Could you reproduce the lines below from the one with "- 4: 15.75 x 31.53 m" through the one with "A framer measures"? Keep both ends and add nothing.

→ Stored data
-----

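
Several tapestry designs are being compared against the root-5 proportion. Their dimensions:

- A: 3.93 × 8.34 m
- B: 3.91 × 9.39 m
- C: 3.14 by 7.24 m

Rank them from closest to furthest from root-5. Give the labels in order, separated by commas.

A: 8.34/3.93 ≈ 2.122 → |2.122 − 2.236| = 0.114
B: 9.39/3.91 ≈ 2.402 → |2.402 − 2.236| = 0.166
C: 7.24/3.14 ≈ 2.306 → |2.306 − 2.236| = 0.070

C, A, B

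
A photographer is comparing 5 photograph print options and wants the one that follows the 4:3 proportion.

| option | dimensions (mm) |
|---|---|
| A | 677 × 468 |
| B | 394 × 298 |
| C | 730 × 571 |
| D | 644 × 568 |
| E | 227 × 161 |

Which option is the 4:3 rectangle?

B

Target 4:3 ≈ 1.333.
A: 1.447 (Δ0.114)  B: 1.322 (Δ0.011)  C: 1.278 (Δ0.055)  D: 1.134 (Δ0.199)  E: 1.410 (Δ0.077)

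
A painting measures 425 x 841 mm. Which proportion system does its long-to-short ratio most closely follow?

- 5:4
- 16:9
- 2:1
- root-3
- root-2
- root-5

2:1

841/425 ≈ 1.979. Nearest candidates are 2:1 (2.000, off by 0.021) and 16:9 (1.778, off by 0.201).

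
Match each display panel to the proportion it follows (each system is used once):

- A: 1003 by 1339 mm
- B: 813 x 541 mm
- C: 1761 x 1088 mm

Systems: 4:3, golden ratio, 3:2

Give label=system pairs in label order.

A=4:3, B=3:2, C=golden ratio

Ratios: A ≈ 1.335; B ≈ 1.503; C ≈ 1.619.
Targets: 4:3 ≈ 1.333; golden ratio ≈ 1.618; 3:2 ≈ 1.500.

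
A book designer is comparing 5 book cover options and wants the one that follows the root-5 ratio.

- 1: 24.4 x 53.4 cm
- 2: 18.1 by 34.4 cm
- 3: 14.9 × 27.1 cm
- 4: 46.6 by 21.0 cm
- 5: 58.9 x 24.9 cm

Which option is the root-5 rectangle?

Ratios (long/short): 1 ≈ 2.189; 2 ≈ 1.901; 3 ≈ 1.819; 4 ≈ 2.219; 5 ≈ 2.365.
root-5 ≈ 2.236; option 4 is nearest (Δ 0.017).

4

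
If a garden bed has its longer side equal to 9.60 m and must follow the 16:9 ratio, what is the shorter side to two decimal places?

16:9 ≈ 1.77778.
Shorter side = 9.60 ÷ 1.77778 ≈ 5.4000 → 5.40 m.

5.40 m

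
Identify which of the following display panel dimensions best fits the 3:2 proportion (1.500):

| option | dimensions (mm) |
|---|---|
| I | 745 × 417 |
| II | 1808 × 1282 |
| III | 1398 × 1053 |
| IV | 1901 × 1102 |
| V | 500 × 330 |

V

Target 3:2 ≈ 1.500.
I: 1.787 (Δ0.287)  II: 1.410 (Δ0.090)  III: 1.328 (Δ0.172)  IV: 1.725 (Δ0.225)  V: 1.515 (Δ0.015)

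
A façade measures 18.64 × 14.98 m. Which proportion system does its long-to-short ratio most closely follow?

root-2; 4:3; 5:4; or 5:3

18.64/14.98 ≈ 1.244. Nearest candidates are 5:4 (1.250, off by 0.006) and 4:3 (1.333, off by 0.089).

5:4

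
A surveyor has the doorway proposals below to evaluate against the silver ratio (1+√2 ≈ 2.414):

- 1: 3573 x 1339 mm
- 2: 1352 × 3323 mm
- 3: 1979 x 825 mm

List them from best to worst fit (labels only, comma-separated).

Ratios: 1 = 3573 / 1339 ≈ 2.668; 2 = 3323 / 1352 ≈ 2.458; 3 = 1979 / 825 ≈ 2.399.
|Δ from 2.414|: 1 0.254; 2 0.044; 3 0.015.

3, 2, 1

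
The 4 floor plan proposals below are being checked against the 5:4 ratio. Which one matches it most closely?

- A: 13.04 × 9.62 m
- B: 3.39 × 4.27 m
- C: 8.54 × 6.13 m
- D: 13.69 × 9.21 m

Target 5:4 ≈ 1.250.
A: 1.356 (Δ0.106)  B: 1.260 (Δ0.010)  C: 1.393 (Δ0.143)  D: 1.486 (Δ0.236)

B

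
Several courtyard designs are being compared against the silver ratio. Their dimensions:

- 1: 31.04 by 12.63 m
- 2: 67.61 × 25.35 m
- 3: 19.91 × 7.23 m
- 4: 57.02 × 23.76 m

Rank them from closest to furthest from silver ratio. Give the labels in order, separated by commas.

Ratios: 1 = 31.04 / 12.63 ≈ 2.458; 2 = 67.61 / 25.35 ≈ 2.667; 3 = 19.91 / 7.23 ≈ 2.754; 4 = 57.02 / 23.76 ≈ 2.400.
|Δ from 2.414|: 1 0.044; 2 0.253; 3 0.340; 4 0.014.

4, 1, 2, 3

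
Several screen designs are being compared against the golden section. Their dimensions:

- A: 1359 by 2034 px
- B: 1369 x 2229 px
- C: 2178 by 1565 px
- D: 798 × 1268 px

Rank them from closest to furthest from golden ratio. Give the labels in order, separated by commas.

B, D, A, C

Ratios: A = 2034 / 1359 ≈ 1.497; B = 2229 / 1369 ≈ 1.628; C = 2178 / 1565 ≈ 1.392; D = 1268 / 798 ≈ 1.589.
|Δ from 1.618|: A 0.121; B 0.010; C 0.226; D 0.029.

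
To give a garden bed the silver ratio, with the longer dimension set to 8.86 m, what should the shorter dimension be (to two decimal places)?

3.67 m

silver ratio ≈ 2.41421.
Shorter side = 8.86 ÷ 2.41421 ≈ 3.6699 → 3.67 m.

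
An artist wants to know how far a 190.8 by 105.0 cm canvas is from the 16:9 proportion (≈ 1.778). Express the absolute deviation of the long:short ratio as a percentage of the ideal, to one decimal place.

2.2%

Ratio = 190.8 / 105.0 ≈ 1.8171.
Ideal 16:9 ≈ 1.7778. |1.8171 − 1.7778| / 1.7778 ≈ 2.21% → 2.2%.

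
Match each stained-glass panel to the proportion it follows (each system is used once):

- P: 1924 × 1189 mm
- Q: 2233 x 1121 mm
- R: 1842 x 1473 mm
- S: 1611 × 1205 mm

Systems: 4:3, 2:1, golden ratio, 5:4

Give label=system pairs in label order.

P=golden ratio, Q=2:1, R=5:4, S=4:3

P = 1924/1189 ≈ 1.618 → golden ratio (1.618)
Q = 2233/1121 ≈ 1.992 → 2:1 (2.000)
R = 1842/1473 ≈ 1.251 → 5:4 (1.250)
S = 1611/1205 ≈ 1.337 → 4:3 (1.333)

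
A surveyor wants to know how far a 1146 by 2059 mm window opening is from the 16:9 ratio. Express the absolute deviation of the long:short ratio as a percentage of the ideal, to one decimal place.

1.1%

Ratio = 2059 / 1146 ≈ 1.7967.
Ideal 16:9 ≈ 1.7778. |1.7967 − 1.7778| / 1.7778 ≈ 1.06% → 1.1%.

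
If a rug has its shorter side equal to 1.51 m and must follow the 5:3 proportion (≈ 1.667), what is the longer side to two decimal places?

5:3 ≈ 1.66667.
Longer side = 1.51 × 1.66667 ≈ 2.5167 → 2.52 m.

2.52 m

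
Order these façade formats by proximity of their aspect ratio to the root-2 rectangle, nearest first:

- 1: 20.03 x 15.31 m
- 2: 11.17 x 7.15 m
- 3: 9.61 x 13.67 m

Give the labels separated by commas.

1: 20.03/15.31 ≈ 1.308 → |1.308 − 1.414| = 0.106
2: 11.17/7.15 ≈ 1.562 → |1.562 − 1.414| = 0.148
3: 13.67/9.61 ≈ 1.422 → |1.422 − 1.414| = 0.008

3, 1, 2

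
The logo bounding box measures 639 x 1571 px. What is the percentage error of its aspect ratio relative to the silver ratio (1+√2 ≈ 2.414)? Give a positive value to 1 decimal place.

1.8%

Ratio = 1571 / 639 ≈ 2.4585.
Ideal silver ratio ≈ 2.4142. |2.4585 − 2.4142| / 2.4142 ≈ 1.83% → 1.8%.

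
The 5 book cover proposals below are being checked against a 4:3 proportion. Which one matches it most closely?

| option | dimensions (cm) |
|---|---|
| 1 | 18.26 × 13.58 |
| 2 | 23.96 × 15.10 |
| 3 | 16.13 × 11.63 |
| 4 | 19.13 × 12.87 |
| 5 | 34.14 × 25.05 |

1

Ratios (long/short): 1 ≈ 1.345; 2 ≈ 1.587; 3 ≈ 1.387; 4 ≈ 1.486; 5 ≈ 1.363.
4:3 ≈ 1.333; option 1 is nearest (Δ 0.012).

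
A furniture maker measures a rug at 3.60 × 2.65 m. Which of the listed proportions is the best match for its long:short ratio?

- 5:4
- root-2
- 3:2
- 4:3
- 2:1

3.60/2.65 ≈ 1.358. Nearest candidates are 4:3 (1.333, off by 0.025) and root-2 (1.414, off by 0.056).

4:3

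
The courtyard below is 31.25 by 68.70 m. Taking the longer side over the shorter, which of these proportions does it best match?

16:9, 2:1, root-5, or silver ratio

68.70/31.25 ≈ 2.198. Nearest candidates are root-5 (2.236, off by 0.038) and 2:1 (2.000, off by 0.198).

root-5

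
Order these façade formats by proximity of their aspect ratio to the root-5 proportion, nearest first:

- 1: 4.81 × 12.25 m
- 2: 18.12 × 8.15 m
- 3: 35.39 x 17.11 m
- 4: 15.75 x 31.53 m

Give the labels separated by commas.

2, 3, 4, 1

Ratios: 1 = 12.25 / 4.81 ≈ 2.547; 2 = 18.12 / 8.15 ≈ 2.223; 3 = 35.39 / 17.11 ≈ 2.068; 4 = 31.53 / 15.75 ≈ 2.002.
|Δ from 2.236|: 1 0.311; 2 0.013; 3 0.168; 4 0.234.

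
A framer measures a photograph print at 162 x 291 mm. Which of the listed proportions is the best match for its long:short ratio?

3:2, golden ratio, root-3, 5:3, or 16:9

16:9

Ratio = 291 / 162 ≈ 1.796.
Distances: 3:2 1.500 (Δ 0.296); golden ratio 1.618 (Δ 0.178); root-3 1.732 (Δ 0.064); 5:3 1.667 (Δ 0.129); 16:9 1.778 (Δ 0.018).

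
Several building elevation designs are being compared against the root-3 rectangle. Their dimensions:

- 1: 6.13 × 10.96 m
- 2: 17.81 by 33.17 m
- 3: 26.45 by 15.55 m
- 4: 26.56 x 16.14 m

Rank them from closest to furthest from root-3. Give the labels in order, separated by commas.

1: 10.96/6.13 ≈ 1.788 → |1.788 − 1.732| = 0.056
2: 33.17/17.81 ≈ 1.862 → |1.862 − 1.732| = 0.130
3: 26.45/15.55 ≈ 1.701 → |1.701 − 1.732| = 0.031
4: 26.56/16.14 ≈ 1.646 → |1.646 − 1.732| = 0.086

3, 1, 4, 2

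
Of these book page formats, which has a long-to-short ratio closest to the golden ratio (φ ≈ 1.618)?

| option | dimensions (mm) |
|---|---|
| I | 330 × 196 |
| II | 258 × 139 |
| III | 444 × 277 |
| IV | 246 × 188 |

III

Target golden ratio ≈ 1.618.
I: 1.684 (Δ0.066)  II: 1.856 (Δ0.238)  III: 1.603 (Δ0.015)  IV: 1.309 (Δ0.309)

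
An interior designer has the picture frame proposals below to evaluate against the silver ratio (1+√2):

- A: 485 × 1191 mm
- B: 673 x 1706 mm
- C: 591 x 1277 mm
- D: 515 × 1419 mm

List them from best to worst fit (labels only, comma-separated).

A, B, C, D

Ratios: A = 1191 / 485 ≈ 2.456; B = 1706 / 673 ≈ 2.535; C = 1277 / 591 ≈ 2.161; D = 1419 / 515 ≈ 2.755.
|Δ from 2.414|: A 0.042; B 0.121; C 0.253; D 0.341.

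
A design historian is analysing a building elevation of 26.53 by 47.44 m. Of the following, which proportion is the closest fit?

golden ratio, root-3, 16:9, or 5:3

16:9

Ratio = 47.44 / 26.53 ≈ 1.788.
Distances: golden ratio 1.618 (Δ 0.170); root-3 1.732 (Δ 0.056); 16:9 1.778 (Δ 0.010); 5:3 1.667 (Δ 0.121).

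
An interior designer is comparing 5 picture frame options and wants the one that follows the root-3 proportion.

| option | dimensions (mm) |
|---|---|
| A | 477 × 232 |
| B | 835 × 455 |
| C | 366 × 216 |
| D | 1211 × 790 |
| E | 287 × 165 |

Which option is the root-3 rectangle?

E

Target root-3 ≈ 1.732.
A: 2.056 (Δ0.324)  B: 1.835 (Δ0.103)  C: 1.694 (Δ0.038)  D: 1.533 (Δ0.199)  E: 1.739 (Δ0.007)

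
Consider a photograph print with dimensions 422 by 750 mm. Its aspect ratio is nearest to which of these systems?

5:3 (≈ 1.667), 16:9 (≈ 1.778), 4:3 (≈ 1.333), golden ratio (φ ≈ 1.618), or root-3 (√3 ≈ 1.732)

Ratio = 750 / 422 ≈ 1.777.
Distances: 5:3 1.667 (Δ 0.110); 16:9 1.778 (Δ 0.001); 4:3 1.333 (Δ 0.444); golden ratio 1.618 (Δ 0.159); root-3 1.732 (Δ 0.045).

16:9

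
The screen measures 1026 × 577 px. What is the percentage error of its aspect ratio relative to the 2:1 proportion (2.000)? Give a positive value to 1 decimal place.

11.1%

Ratio = 1026 / 577 ≈ 1.7782.
Ideal 2:1 = 2.0000. |1.7782 − 2.0000| / 2.0000 ≈ 11.09% → 11.1%.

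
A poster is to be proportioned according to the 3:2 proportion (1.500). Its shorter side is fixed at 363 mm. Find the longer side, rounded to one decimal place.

544.5 mm

3:2 = 1.50000.
Longer side = 363 × 1.50000 ≈ 544.500 → 544.5 mm.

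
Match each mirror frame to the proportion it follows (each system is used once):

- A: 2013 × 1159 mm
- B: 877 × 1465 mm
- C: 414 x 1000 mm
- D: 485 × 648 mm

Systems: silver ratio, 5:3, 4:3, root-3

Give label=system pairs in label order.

A=root-3, B=5:3, C=silver ratio, D=4:3

A = 2013/1159 ≈ 1.737 → root-3 (1.732)
B = 1465/877 ≈ 1.670 → 5:3 (1.667)
C = 1000/414 ≈ 2.415 → silver ratio (2.414)
D = 648/485 ≈ 1.336 → 4:3 (1.333)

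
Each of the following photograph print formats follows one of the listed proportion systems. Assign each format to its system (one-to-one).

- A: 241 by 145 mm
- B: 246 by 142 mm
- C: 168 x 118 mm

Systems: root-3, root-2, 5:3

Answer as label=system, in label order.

A=5:3, B=root-3, C=root-2

Ratios: A ≈ 1.662; B ≈ 1.732; C ≈ 1.424.
Targets: root-3 ≈ 1.732; root-2 ≈ 1.414; 5:3 ≈ 1.667.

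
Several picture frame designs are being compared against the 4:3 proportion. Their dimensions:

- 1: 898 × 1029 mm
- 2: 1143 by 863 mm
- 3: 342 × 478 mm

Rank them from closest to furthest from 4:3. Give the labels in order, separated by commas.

2, 3, 1

1: 1029/898 ≈ 1.146 → |1.146 − 1.333| = 0.187
2: 1143/863 ≈ 1.324 → |1.324 − 1.333| = 0.009
3: 478/342 ≈ 1.398 → |1.398 − 1.333| = 0.065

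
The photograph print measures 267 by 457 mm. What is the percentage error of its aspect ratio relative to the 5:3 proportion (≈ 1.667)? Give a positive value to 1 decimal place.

2.7%

Ratio = 457 / 267 ≈ 1.7116.
Ideal 5:3 ≈ 1.6667. |1.7116 − 1.6667| / 1.6667 ≈ 2.69% → 2.7%.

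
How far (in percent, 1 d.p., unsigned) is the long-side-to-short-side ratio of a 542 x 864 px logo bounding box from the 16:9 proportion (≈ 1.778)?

Ratio = 864 / 542 ≈ 1.5941.
Ideal 16:9 ≈ 1.7778. |1.5941 − 1.7778| / 1.7778 ≈ 10.33% → 10.3%.

10.3%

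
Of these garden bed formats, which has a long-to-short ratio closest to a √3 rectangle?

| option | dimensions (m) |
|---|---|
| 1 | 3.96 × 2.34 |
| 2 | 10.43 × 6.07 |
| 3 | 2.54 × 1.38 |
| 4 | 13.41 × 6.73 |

Target root-3 ≈ 1.732.
1: 1.692 (Δ0.040)  2: 1.718 (Δ0.014)  3: 1.841 (Δ0.109)  4: 1.993 (Δ0.261)

2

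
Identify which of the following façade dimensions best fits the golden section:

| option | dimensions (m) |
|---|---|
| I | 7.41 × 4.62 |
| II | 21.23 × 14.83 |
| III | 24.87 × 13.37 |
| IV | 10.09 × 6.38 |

I

Target golden ratio ≈ 1.618.
I: 1.604 (Δ0.014)  II: 1.432 (Δ0.186)  III: 1.860 (Δ0.242)  IV: 1.582 (Δ0.036)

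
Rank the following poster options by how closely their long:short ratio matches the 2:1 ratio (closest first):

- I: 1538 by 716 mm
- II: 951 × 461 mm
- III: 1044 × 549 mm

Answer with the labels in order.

II, III, I

Ratios: I = 1538 / 716 ≈ 2.148; II = 951 / 461 ≈ 2.063; III = 1044 / 549 ≈ 1.902.
|Δ from 2.000|: I 0.148; II 0.063; III 0.098.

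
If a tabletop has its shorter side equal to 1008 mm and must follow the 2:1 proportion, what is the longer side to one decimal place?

2016.0 mm

2:1 = 2.00000.
Longer side = 1008 × 2.00000 ≈ 2016.000 → 2016.0 mm.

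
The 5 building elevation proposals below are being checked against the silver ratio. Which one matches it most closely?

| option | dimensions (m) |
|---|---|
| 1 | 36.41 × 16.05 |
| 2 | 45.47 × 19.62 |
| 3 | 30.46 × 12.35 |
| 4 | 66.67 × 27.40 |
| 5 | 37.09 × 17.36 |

4

Ratios (long/short): 1 ≈ 2.269; 2 ≈ 2.318; 3 ≈ 2.466; 4 ≈ 2.433; 5 ≈ 2.137.
silver ratio ≈ 2.414; option 4 is nearest (Δ 0.019).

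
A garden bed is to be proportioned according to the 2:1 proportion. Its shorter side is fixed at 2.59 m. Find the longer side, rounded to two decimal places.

5.18 m

2:1 = 2.00000.
Longer side = 2.59 × 2.00000 ≈ 5.1800 → 5.18 m.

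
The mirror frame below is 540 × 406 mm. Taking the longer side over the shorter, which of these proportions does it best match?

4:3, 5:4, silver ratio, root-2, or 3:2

4:3

540/406 ≈ 1.330. Nearest candidates are 4:3 (1.333, off by 0.003) and 5:4 (1.250, off by 0.080).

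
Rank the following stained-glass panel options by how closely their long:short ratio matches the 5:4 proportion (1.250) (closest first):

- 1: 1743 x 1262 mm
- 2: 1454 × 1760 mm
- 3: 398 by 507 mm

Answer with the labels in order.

3, 2, 1

Ratios: 1 = 1743 / 1262 ≈ 1.381; 2 = 1760 / 1454 ≈ 1.210; 3 = 507 / 398 ≈ 1.274.
|Δ from 1.250|: 1 0.131; 2 0.040; 3 0.024.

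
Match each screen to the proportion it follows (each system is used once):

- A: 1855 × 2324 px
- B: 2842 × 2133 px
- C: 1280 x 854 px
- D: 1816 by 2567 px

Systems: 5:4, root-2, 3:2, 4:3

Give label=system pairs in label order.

A=5:4, B=4:3, C=3:2, D=root-2

Ratios: A ≈ 1.253; B ≈ 1.332; C ≈ 1.499; D ≈ 1.414.
Targets: 5:4 ≈ 1.250; root-2 ≈ 1.414; 3:2 ≈ 1.500; 4:3 ≈ 1.333.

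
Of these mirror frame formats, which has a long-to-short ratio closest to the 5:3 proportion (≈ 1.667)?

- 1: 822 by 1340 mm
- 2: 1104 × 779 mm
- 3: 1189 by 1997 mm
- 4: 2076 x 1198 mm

3

Ratios (long/short): 1 ≈ 1.630; 2 ≈ 1.417; 3 ≈ 1.680; 4 ≈ 1.733.
5:3 ≈ 1.667; option 3 is nearest (Δ 0.013).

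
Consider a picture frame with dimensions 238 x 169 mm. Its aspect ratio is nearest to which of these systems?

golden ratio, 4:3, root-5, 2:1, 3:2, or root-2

Ratio = 238 / 169 ≈ 1.408.
Distances: golden ratio 1.618 (Δ 0.210); 4:3 1.333 (Δ 0.075); root-5 2.236 (Δ 0.828); 2:1 2.000 (Δ 0.592); 3:2 1.500 (Δ 0.092); root-2 1.414 (Δ 0.006).

root-2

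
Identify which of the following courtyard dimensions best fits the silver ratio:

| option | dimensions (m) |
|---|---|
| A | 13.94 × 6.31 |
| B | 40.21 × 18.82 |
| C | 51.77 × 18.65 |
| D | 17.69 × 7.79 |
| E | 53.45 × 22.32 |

Target silver ratio ≈ 2.414.
A: 2.209 (Δ0.205)  B: 2.137 (Δ0.277)  C: 2.776 (Δ0.362)  D: 2.271 (Δ0.143)  E: 2.395 (Δ0.019)

E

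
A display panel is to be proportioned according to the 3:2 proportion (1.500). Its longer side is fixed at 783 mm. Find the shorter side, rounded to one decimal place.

3:2 = 1.50000.
Shorter side = 783 ÷ 1.50000 ≈ 522.000 → 522.0 mm.

522.0 mm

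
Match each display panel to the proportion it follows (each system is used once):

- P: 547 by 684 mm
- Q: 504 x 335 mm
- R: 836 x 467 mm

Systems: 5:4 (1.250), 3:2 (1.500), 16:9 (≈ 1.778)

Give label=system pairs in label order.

Ratios: P ≈ 1.250; Q ≈ 1.504; R ≈ 1.790.
Targets: 5:4 ≈ 1.250; 3:2 ≈ 1.500; 16:9 ≈ 1.778.

P=5:4, Q=3:2, R=16:9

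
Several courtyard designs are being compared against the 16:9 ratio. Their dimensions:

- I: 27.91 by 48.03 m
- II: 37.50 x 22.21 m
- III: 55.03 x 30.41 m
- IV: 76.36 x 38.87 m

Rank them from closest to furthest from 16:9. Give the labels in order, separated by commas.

I: 48.03/27.91 ≈ 1.721 → |1.721 − 1.778| = 0.057
II: 37.50/22.21 ≈ 1.688 → |1.688 − 1.778| = 0.090
III: 55.03/30.41 ≈ 1.810 → |1.810 − 1.778| = 0.032
IV: 76.36/38.87 ≈ 1.964 → |1.964 − 1.778| = 0.186

III, I, II, IV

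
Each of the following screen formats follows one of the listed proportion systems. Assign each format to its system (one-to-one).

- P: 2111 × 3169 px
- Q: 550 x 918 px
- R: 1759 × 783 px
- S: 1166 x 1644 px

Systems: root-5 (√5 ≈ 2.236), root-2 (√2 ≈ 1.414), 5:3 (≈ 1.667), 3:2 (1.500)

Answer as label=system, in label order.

P=3:2, Q=5:3, R=root-5, S=root-2

P = 3169/2111 ≈ 1.501 → 3:2 (1.500)
Q = 918/550 ≈ 1.669 → 5:3 (1.667)
R = 1759/783 ≈ 2.246 → root-5 (2.236)
S = 1644/1166 ≈ 1.410 → root-2 (1.414)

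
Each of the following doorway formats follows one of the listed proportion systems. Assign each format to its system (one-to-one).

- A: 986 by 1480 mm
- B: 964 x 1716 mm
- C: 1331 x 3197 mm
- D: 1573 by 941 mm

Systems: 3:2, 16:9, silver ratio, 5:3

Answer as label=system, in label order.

A=3:2, B=16:9, C=silver ratio, D=5:3

A = 1480/986 ≈ 1.501 → 3:2 (1.500)
B = 1716/964 ≈ 1.780 → 16:9 (1.778)
C = 3197/1331 ≈ 2.402 → silver ratio (2.414)
D = 1573/941 ≈ 1.672 → 5:3 (1.667)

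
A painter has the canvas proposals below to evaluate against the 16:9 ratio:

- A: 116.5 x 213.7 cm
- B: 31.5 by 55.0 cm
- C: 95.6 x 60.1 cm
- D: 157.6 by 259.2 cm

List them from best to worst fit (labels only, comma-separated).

A: 213.7/116.5 ≈ 1.834 → |1.834 − 1.778| = 0.056
B: 55.0/31.5 ≈ 1.746 → |1.746 − 1.778| = 0.032
C: 95.6/60.1 ≈ 1.591 → |1.591 − 1.778| = 0.187
D: 259.2/157.6 ≈ 1.645 → |1.645 − 1.778| = 0.133

B, A, D, C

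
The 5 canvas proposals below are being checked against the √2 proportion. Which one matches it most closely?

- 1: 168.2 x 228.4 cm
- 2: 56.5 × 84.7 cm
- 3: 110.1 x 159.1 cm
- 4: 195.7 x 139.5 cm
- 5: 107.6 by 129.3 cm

Target root-2 ≈ 1.414.
1: 1.358 (Δ0.056)  2: 1.499 (Δ0.085)  3: 1.445 (Δ0.031)  4: 1.403 (Δ0.011)  5: 1.202 (Δ0.212)

4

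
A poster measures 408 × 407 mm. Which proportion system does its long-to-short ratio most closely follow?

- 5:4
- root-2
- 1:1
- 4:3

408/407 ≈ 1.002. Nearest candidates are 1:1 (1.000, off by 0.002) and 5:4 (1.250, off by 0.248).

1:1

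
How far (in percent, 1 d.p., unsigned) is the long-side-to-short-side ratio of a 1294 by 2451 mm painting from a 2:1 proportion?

5.3%

Ratio = 2451 / 1294 ≈ 1.8941.
Ideal 2:1 = 2.0000. |1.8941 − 2.0000| / 2.0000 ≈ 5.30% → 5.3%.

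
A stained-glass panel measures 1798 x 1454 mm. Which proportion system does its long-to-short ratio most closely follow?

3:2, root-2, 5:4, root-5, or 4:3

1798/1454 ≈ 1.237. Nearest candidates are 5:4 (1.250, off by 0.013) and 4:3 (1.333, off by 0.096).

5:4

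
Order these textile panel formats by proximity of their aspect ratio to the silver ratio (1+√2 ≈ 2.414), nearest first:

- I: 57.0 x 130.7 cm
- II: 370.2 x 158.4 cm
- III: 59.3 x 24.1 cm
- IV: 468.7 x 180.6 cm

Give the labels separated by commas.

III, II, I, IV

I: 130.7/57.0 ≈ 2.293 → |2.293 − 2.414| = 0.121
II: 370.2/158.4 ≈ 2.337 → |2.337 − 2.414| = 0.077
III: 59.3/24.1 ≈ 2.461 → |2.461 − 2.414| = 0.047
IV: 468.7/180.6 ≈ 2.595 → |2.595 − 2.414| = 0.181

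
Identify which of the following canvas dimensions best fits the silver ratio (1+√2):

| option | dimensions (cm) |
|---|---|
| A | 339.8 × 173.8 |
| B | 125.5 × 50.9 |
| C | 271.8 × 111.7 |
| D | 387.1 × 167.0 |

C

Target silver ratio ≈ 2.414.
A: 1.955 (Δ0.459)  B: 2.466 (Δ0.052)  C: 2.433 (Δ0.019)  D: 2.318 (Δ0.096)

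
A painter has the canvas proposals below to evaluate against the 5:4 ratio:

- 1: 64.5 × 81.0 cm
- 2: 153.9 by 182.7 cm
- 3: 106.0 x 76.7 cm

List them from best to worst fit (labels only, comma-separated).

1, 2, 3

1: 81.0/64.5 ≈ 1.256 → |1.256 − 1.250| = 0.006
2: 182.7/153.9 ≈ 1.187 → |1.187 − 1.250| = 0.063
3: 106.0/76.7 ≈ 1.382 → |1.382 − 1.250| = 0.132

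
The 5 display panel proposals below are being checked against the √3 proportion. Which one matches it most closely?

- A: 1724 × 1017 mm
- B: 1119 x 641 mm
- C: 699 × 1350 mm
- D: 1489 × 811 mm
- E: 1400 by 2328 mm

Ratios (long/short): A ≈ 1.695; B ≈ 1.746; C ≈ 1.931; D ≈ 1.836; E ≈ 1.663.
root-3 ≈ 1.732; option B is nearest (Δ 0.014).

B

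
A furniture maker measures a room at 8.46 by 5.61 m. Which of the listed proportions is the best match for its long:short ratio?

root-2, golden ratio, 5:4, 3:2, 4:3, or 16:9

3:2

8.46/5.61 ≈ 1.508. Nearest candidates are 3:2 (1.500, off by 0.008) and root-2 (1.414, off by 0.094).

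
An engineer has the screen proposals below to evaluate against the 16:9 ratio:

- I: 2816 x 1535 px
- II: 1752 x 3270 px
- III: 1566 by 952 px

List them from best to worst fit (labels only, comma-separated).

I, II, III

I: 2816/1535 ≈ 1.835 → |1.835 − 1.778| = 0.057
II: 3270/1752 ≈ 1.866 → |1.866 − 1.778| = 0.088
III: 1566/952 ≈ 1.645 → |1.645 − 1.778| = 0.133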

-----

→ RESULT
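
- 4: 15.75 x 31.53 m

Give the labels separated by commas.

2, 3, 4, 1

Ratios: 1 = 12.25 / 4.81 ≈ 2.547; 2 = 18.12 / 8.15 ≈ 2.223; 3 = 35.39 / 17.11 ≈ 2.068; 4 = 31.53 / 15.75 ≈ 2.002.
|Δ from 2.236|: 1 0.311; 2 0.013; 3 0.168; 4 0.234.

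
A framer measures a photograph print at 162 x 291 mm. Which of the listed proportions is the best match for its long:short ratio?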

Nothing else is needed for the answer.